▶ WORK ITEM
Filter the data for lines with the word "follows" and copy those lines.

(EXTRACTED RECORDS Opens)

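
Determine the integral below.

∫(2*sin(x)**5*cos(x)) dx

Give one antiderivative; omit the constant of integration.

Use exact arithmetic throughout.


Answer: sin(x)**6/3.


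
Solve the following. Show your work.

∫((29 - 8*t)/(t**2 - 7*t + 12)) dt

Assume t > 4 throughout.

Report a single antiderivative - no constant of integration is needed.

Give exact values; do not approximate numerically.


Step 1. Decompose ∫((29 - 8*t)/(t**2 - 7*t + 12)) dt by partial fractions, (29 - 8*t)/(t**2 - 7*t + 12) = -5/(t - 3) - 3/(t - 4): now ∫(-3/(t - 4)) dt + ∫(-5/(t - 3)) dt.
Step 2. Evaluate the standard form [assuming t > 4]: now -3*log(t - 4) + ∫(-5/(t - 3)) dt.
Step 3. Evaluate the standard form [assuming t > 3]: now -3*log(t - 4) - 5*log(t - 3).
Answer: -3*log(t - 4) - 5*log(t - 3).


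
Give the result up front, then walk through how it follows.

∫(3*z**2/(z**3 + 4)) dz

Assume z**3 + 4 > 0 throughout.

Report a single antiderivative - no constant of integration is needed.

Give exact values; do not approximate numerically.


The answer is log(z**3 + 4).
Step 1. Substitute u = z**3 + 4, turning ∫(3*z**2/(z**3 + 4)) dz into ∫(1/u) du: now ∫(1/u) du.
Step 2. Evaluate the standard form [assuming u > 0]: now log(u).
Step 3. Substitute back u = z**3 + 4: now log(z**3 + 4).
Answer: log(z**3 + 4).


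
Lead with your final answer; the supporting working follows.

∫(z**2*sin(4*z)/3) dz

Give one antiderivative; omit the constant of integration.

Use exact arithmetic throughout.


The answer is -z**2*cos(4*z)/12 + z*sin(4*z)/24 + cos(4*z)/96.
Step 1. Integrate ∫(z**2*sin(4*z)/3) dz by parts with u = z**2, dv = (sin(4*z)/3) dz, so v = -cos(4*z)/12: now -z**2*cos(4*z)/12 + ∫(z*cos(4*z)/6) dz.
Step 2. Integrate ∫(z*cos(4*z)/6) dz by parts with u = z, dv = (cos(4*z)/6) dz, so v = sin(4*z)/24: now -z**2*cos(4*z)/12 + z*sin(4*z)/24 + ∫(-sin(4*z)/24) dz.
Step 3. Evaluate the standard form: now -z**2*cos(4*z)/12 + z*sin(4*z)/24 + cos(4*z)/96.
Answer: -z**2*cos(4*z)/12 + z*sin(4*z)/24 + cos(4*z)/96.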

(EXTRACTED RECORDS Closes)

▶ WRITTEN RESPONSE
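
Give the result up front, then walk through how it follows.
Lead with your final answer; the supporting working follows.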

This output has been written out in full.